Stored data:

'''

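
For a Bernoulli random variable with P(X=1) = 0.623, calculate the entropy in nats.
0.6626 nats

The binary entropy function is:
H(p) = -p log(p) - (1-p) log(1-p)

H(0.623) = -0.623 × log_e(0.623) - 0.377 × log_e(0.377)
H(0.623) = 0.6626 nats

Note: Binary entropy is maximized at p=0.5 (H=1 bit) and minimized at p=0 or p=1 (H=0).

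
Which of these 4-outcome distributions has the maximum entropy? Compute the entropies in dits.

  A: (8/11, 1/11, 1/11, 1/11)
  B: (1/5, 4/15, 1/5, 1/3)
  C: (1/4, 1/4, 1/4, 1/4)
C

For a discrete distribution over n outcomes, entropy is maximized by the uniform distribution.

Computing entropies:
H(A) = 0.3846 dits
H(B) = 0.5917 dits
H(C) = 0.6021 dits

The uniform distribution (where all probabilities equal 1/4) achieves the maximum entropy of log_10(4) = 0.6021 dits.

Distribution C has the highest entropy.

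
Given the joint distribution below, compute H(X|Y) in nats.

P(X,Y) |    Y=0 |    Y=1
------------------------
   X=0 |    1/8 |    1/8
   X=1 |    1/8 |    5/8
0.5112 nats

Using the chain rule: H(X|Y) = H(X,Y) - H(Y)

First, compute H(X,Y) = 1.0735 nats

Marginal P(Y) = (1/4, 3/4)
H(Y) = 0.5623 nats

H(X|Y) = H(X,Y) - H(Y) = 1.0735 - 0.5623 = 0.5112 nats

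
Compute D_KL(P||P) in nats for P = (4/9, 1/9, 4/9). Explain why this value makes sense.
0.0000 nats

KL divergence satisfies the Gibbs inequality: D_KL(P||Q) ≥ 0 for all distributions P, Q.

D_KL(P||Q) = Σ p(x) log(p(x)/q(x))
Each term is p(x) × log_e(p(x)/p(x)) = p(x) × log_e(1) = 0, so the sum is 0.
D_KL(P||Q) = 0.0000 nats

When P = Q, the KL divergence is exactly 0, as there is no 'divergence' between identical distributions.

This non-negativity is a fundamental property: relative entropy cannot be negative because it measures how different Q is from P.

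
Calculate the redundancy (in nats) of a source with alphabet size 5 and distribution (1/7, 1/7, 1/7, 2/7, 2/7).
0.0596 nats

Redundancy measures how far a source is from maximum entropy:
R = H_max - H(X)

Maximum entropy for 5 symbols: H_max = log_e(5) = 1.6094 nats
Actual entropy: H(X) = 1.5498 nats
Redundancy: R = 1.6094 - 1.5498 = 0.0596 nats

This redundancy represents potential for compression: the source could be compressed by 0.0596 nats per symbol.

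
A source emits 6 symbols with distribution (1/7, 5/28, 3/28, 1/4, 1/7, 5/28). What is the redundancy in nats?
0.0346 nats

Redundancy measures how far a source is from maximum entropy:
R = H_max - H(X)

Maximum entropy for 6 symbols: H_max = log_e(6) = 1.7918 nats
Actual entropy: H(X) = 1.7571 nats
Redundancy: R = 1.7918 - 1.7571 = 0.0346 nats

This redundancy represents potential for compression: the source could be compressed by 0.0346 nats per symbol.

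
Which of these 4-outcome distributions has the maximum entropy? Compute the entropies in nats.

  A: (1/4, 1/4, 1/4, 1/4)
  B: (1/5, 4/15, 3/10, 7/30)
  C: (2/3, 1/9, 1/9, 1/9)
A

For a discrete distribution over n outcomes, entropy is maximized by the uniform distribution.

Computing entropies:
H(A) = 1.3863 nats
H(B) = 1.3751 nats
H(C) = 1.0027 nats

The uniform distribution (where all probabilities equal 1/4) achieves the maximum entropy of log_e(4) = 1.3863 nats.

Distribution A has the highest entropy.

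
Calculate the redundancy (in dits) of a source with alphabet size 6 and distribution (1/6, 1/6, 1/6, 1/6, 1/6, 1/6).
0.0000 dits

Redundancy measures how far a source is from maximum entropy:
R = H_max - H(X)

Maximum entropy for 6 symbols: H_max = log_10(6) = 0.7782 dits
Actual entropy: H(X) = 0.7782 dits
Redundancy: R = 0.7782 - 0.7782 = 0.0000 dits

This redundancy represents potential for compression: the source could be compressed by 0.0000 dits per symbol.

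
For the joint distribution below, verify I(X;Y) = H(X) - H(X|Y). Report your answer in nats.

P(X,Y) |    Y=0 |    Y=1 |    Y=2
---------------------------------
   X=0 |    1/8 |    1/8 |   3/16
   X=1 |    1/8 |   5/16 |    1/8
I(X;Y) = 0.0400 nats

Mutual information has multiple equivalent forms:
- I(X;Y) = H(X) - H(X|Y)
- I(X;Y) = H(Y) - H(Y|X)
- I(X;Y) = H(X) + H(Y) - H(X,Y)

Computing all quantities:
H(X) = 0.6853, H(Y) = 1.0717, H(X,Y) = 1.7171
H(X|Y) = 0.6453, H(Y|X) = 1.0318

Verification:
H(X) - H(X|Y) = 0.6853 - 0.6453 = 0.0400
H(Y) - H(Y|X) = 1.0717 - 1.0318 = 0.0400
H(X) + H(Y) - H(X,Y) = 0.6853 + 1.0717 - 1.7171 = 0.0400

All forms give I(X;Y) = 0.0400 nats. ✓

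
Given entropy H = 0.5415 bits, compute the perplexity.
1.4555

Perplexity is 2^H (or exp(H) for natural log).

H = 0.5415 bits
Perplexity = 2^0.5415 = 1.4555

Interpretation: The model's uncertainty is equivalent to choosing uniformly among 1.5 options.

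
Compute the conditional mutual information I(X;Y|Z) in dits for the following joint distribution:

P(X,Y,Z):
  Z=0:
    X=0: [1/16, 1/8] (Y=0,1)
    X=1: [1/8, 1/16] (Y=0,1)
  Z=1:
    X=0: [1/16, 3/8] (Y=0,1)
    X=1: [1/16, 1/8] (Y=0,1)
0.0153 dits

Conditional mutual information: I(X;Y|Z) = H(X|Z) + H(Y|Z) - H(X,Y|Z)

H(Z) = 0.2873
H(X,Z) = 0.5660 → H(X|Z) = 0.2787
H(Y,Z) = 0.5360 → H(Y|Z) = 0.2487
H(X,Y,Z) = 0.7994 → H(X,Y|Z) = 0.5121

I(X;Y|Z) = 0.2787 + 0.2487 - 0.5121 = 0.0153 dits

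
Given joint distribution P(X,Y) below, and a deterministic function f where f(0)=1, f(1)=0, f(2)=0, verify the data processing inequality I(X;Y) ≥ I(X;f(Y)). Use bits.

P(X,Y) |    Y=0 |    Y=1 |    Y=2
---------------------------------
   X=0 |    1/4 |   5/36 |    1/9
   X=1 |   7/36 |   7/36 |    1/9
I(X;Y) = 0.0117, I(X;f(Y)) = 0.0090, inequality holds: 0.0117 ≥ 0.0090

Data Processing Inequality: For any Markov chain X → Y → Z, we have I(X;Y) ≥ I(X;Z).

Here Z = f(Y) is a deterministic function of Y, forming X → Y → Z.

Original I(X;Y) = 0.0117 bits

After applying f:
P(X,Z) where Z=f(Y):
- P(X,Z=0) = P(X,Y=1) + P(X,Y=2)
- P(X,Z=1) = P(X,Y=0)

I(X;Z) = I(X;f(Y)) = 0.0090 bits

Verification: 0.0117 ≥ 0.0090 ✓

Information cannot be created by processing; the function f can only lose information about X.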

'''

**Exercise brief:** Find "below" in the preceding records. Copy each line that holds it.

**Answer box:**
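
Given the joint distribution below, compute H(X|Y) in nats.
For the joint distribution below, verify I(X;Y) = H(X) - H(X|Y). Report your answer in nats.
Given joint distribution P(X,Y) below, and a deterministic function f where f(0)=1, f(1)=0, f(2)=0, verify the data processing inequality I(X;Y) ≥ I(X;f(Y)). Use bits.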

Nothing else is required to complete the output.